* **Aim of the exercise**
Working from the entries that follow, retype each one without any alteration.

[Stored items]
# # # # # # #
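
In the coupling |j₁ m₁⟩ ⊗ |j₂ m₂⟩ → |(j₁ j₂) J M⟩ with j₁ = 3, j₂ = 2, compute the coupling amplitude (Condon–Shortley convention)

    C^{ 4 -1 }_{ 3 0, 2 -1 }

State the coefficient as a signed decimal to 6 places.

√[9·1!5!3!/10! · 3!3!1!3!3!5!] = √(1944/7)
  +(−1)^0/∏(0,1,3,1,2,2)! = 1/24  (running 1/24)
  +(−1)^1/∏(1,0,2,0,3,3)! = -1/72  (running 1/36)
⟨..|..⟩ = √(1944/7)·(1/36) = +0.462910

+√(3/14) ≈ +0.462910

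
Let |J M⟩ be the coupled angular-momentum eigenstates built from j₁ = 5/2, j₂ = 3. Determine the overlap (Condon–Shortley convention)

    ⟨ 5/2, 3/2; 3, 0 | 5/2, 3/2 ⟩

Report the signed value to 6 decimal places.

−√(7/30) = -0.483046

triangle: 3!×2!×3!/9! = 72/362880
(j±m)!: 4!×1!×3!×3!×4!×1! = 20736
prefactor² = (2J+1)×Δ×N² = 864/35
  k=0: +1/(0!×3!×1!×3!×1!×0!) = 1/36
  k=1: −1/(1!×2!×0!×2!×2!×1!) = -1/8
Σ = -7/72  ⇒  CG² = 864/35×(-7/72)² = 7/30
CG = −√(7/30) = -0.483046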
# # # # # # #
* **Task answer**
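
In the coupling |j₁ m₁⟩ ⊗ |j₂ m₂⟩ → |(j₁ j₂) J M⟩ with j₁ = 3, j₂ = 2, compute the coupling amplitude (Condon–Shortley convention)

    C^{ 4 -1 }_{ 3 0, 2 -1 }

State the coefficient as a signed decimal to 6 places.

√[9·1!5!3!/10! · 3!3!1!3!3!5!] = √(1944/7)
  +(−1)^0/∏(0,1,3,1,2,2)! = 1/24  (running 1/24)
  +(−1)^1/∏(1,0,2,0,3,3)! = -1/72  (running 1/36)
⟨..|..⟩ = √(1944/7)·(1/36) = +0.462910

+√(3/14) ≈ +0.462910

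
Let |J M⟩ be the coupled angular-momentum eigenstates built from j₁ = 5/2, j₂ = 3. Determine the overlap (Condon–Shortley convention)

    ⟨ 5/2, 3/2; 3, 0 | 5/2, 3/2 ⟩

Report the signed value to 6 decimal places.

−√(7/30) = -0.483046

triangle: 3!×2!×3!/9! = 72/362880
(j±m)!: 4!×1!×3!×3!×4!×1! = 20736
prefactor² = (2J+1)×Δ×N² = 864/35
  k=0: +1/(0!×3!×1!×3!×1!×0!) = 1/36
  k=1: −1/(1!×2!×0!×2!×2!×1!) = -1/8
Σ = -7/72  ⇒  CG² = 864/35×(-7/72)² = 7/30
CG = −√(7/30) = -0.483046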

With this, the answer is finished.